Every record is to be printed exactly as it appears.

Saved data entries
>>
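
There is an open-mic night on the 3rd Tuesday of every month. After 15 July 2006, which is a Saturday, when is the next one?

July 2006 starts on a Saturday; its first Tuesday is the 4th, so the 3rd Tuesday is the 18th — 18 July 2006.
18 July 2006 is after 15 July 2006, so that is the next one.

18 July 2006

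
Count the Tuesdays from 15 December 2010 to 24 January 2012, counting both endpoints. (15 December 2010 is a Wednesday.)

58

15 December 2010 is a Wednesday; the first Tuesday on or after it is 21 December 2010 (6 days later).
From 21 December 2010 to 24 January 2012: 10 + 365 + 24 = 399 days (rest of 2010, 2011, to 24 January 2012 in 2012).
399 ÷ 7 = 57 full weeks with remainder 0, so 57 more Tuesdays after the first → 58.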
<<
- _Task result_:
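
There is an open-mic night on the 3rd Tuesday of every month. After 15 July 2006, which is a Saturday, when is the next one?

July 2006 starts on a Saturday; its first Tuesday is the 4th, so the 3rd Tuesday is the 18th — 18 July 2006.
18 July 2006 is after 15 July 2006, so that is the next one.

18 July 2006

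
Count the Tuesdays from 15 December 2010 to 24 January 2012, counting both endpoints. (15 December 2010 is a Wednesday.)

58

15 December 2010 is a Wednesday; the first Tuesday on or after it is 21 December 2010 (6 days later).
From 21 December 2010 to 24 January 2012: 10 + 365 + 24 = 399 days (rest of 2010, 2011, to 24 January 2012 in 2012).
399 ÷ 7 = 57 full weeks with remainder 0, so 57 more Tuesdays after the first → 58.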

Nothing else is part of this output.